**How to complete this task:** All lines in the records below that hold "stub" are to be shown.
Materials provided START
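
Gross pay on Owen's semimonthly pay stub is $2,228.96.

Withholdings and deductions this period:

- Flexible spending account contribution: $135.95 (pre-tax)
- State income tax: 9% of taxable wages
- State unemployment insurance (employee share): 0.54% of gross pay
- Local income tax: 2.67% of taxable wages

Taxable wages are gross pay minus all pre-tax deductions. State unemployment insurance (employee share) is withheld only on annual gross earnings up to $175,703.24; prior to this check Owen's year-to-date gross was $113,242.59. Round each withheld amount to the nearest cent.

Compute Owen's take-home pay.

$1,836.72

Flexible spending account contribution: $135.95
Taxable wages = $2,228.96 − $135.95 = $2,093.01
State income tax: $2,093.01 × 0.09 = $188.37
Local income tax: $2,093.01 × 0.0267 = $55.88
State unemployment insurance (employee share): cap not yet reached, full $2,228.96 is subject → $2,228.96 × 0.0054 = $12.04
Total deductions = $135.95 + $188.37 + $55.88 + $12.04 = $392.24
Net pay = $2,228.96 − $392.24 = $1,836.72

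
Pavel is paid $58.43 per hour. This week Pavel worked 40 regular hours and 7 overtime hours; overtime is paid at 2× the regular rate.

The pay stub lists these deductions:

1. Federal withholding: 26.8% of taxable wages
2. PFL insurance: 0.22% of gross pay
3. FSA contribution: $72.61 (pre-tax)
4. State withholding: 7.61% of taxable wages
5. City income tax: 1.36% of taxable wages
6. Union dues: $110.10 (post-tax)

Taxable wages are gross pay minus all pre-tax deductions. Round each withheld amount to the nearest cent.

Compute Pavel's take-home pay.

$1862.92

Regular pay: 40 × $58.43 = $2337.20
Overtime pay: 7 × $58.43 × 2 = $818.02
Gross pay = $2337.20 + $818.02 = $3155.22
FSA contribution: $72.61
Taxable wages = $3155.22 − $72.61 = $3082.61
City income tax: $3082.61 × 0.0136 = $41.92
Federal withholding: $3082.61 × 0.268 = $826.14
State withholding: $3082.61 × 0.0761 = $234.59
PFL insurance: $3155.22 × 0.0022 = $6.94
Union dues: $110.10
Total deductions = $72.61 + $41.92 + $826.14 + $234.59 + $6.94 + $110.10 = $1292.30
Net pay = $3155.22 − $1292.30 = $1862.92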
Materials provided END
Materials provided START
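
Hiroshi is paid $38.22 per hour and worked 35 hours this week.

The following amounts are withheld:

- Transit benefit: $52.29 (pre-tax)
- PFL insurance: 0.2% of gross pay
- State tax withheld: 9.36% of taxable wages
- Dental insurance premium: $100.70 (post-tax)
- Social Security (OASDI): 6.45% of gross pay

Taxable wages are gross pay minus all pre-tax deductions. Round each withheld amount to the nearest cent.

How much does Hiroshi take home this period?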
Materials provided END
**Task response:**
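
Gross pay on Owen's semimonthly pay stub is $2,228.96.
The pay stub lists these deductions: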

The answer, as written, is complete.